Problem to solve →
From the first line of the records down to the one that holds "The initial state", transcribe each line exactly and add nothing.

(Dataset entries)
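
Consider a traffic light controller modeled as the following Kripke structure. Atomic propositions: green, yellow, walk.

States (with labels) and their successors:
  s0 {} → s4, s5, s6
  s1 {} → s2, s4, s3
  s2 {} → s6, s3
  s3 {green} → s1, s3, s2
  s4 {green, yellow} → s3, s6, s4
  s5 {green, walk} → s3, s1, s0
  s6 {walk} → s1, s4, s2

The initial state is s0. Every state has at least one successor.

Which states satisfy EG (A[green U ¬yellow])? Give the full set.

States satisfying A[green U ¬yellow]: {s0, s1, s2, s3, s5, s6}.
States satisfying EG (A[green U ¬yellow]): {s0, s1, s2, s3, s5, s6}.

{s0, s1, s2, s3, s5, s6}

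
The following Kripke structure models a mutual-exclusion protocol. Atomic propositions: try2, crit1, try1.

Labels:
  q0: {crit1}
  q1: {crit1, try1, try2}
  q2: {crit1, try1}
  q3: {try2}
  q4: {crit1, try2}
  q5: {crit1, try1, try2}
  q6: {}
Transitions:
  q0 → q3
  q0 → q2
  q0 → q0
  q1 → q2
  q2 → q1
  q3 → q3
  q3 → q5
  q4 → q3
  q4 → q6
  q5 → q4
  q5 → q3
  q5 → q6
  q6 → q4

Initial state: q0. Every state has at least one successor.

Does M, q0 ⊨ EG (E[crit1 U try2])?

States satisfying E[crit1 U try2]: {q0, q1, q2, q3, q4, q5}.
States satisfying EG (E[crit1 U try2]): {q0, q1, q2, q3, q4, q5}.
q0 ∈ Sat(EG (E[crit1 U try2])).

Satisfied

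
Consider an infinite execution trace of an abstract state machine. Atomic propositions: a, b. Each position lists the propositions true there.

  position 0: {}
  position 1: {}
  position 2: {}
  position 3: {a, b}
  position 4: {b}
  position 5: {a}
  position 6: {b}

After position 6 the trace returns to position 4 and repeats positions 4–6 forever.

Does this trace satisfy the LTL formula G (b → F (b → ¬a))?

b → F (b → ¬a) holds at every position 0..6, and those are all positions ever visited, so G (b → F (b → ¬a)) holds.
Positions where b holds: 3, 4, 6.
Check F (b → ¬a) at each: 3→ok, 4→ok, 6→ok.

Holds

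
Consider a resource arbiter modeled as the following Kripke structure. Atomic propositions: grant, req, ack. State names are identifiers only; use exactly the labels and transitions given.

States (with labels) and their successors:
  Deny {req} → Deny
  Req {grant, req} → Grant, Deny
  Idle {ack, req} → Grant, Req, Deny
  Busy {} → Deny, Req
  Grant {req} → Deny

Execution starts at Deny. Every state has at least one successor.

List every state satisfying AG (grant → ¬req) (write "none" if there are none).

{Deny, Grant}

States satisfying grant → ¬req: {Deny, Idle, Busy, Grant}.
States satisfying AG (grant → ¬req): {Deny, Grant}.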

Exercise response →
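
Consider a traffic light controller modeled as the following Kripke structure. Atomic propositions: green, yellow, walk.

States (with labels) and their successors:
  s0 {} → s4, s5, s6
  s1 {} → s2, s4, s3
  s2 {} → s6, s3
  s3 {green} → s1, s3, s2
  s4 {green, yellow} → s3, s6, s4
  s5 {green, walk} → s3, s1, s0
  s6 {walk} → s1, s4, s2

The initial state is s0. Every state has at least one successor.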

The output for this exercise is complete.